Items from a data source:
┏━━
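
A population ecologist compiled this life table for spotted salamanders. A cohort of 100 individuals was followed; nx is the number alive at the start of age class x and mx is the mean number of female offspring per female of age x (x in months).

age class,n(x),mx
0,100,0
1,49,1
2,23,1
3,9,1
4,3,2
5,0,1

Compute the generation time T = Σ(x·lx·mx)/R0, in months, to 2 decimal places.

1.68

lx = nx/n0 = nx/100: 1, 0.49, 0.23, 0.09, 0.03, 0
lx·mx: 0, 0.49, 0.23, 0.09, 0.06, 0 → R0 = 0.87
x·lx·mx: 0, 0.49, 0.46, 0.27, 0.24, 0 → Σ = 1.46
T = 1.46 / 0.87 = 1.678161… → 1.68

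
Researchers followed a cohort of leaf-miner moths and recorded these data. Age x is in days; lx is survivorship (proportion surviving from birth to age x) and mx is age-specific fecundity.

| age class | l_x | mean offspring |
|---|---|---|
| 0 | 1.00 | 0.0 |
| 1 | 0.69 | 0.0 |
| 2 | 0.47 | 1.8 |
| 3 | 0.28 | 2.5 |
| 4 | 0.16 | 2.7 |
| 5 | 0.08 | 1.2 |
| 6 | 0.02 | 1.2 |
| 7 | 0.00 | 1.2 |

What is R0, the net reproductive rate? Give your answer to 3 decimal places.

lx·mx by age: 0, 0, 0.846, 0.7, 0.432, 0.096, 0.024, 0
R0 = Σ lx·mx = 2.098 → 2.098

2.098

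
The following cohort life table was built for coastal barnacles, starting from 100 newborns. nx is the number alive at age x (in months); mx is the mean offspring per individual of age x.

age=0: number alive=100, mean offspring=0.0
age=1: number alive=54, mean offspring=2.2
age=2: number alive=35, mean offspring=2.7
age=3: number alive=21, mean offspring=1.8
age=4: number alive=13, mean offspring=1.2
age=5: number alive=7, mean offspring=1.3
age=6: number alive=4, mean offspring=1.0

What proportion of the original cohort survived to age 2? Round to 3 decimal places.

l_2 = n_2/n_0 = 35/100 = 0.35 → 0.350

0.350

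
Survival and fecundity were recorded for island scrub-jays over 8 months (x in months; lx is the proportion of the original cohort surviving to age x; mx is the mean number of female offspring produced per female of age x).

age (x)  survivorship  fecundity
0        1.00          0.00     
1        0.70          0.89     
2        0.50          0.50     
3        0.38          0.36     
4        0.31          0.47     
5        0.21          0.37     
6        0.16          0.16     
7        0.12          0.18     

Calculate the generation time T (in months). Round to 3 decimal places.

2.194

lx·mx: 0, 0.623, 0.25, 0.1368, 0.1457, 0.0777, 0.0256, 0.0216 → R0 = 1.2804
x·lx·mx: 0, 0.623, 0.5, 0.4104, 0.5828, 0.3885, 0.1536, 0.1512 → Σ = 2.8095
T = 2.8095 / 1.2804 = 2.194236… → 2.194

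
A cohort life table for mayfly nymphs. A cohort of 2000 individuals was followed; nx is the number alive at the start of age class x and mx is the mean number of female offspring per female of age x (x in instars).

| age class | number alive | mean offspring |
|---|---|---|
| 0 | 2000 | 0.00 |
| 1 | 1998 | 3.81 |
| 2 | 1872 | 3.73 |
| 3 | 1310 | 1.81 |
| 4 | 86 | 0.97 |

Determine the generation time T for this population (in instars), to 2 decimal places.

1.70

lx = nx/n0 = nx/2000: 1, 0.999, 0.936, 0.655, 0.043
lx·mx: 0, 3.80619, 3.49128, 1.18555, 0.04171 → R0 = 8.52473
x·lx·mx: 0, 3.80619, 6.98256, 3.55665, 0.16684 → Σ = 14.51224
T = 14.51224 / 8.52473 = 1.702369… → 1.70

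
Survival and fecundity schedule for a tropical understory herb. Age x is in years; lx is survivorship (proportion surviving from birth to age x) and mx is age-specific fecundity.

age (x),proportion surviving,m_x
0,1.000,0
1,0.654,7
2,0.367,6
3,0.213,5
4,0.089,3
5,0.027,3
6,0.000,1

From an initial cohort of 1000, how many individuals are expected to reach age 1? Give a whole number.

Expected survivors = N0 · l_1 = 1000 × 0.654 = 654 → 654

654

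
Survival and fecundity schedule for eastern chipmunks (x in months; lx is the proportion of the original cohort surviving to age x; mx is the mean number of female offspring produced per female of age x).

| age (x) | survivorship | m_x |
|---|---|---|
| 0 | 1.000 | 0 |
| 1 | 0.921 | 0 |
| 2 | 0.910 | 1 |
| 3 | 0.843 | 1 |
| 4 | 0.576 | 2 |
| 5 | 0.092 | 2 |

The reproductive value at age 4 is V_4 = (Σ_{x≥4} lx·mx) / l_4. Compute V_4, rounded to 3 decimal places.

2.319

lx·mx for x ≥ 4: 1.152, 0.184 → sum = 1.336
V_4 = 1.336 / l_4 = 1.336 / 0.576 = 2.319444… → 2.319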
┗━━
Show every line above in which the word "specific" is found.

> **SOLUTION FOR THIS TASK**
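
Researchers followed a cohort of leaf-miner moths and recorded these data. Age x is in days; lx is survivorship (proportion surviving from birth to age x) and mx is age-specific fecundity.
Survival and fecundity schedule for a tropical understory herb. Age x is in years; lx is survivorship (proportion surviving from birth to age x) and mx is age-specific fecundity.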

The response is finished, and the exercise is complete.